_SUPPLIED MATERIAL_:

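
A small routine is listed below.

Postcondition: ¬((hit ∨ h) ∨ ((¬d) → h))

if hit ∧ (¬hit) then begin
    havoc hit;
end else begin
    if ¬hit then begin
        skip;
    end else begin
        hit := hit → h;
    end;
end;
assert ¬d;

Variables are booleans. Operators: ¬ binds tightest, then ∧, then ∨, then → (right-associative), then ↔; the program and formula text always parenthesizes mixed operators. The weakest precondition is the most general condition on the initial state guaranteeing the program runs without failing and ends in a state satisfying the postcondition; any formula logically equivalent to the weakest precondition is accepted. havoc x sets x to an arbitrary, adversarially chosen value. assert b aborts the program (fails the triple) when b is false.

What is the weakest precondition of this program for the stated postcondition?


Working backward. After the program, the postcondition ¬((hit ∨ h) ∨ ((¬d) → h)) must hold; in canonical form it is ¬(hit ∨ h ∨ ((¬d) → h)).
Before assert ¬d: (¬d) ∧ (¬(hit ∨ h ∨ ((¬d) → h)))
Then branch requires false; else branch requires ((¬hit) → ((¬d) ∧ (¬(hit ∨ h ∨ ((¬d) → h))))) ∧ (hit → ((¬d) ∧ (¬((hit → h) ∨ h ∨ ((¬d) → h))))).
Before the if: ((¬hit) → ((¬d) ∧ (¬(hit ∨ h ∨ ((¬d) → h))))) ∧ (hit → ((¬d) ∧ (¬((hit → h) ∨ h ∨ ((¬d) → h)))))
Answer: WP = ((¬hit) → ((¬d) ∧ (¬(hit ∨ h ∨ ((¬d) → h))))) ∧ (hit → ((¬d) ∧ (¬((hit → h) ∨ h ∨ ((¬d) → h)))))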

_ABOUT THIS TASK_: All that is needed is the number of lines above in which the string "havoc" appears.

_SOLUTION TO THIS PROBLEM_: 2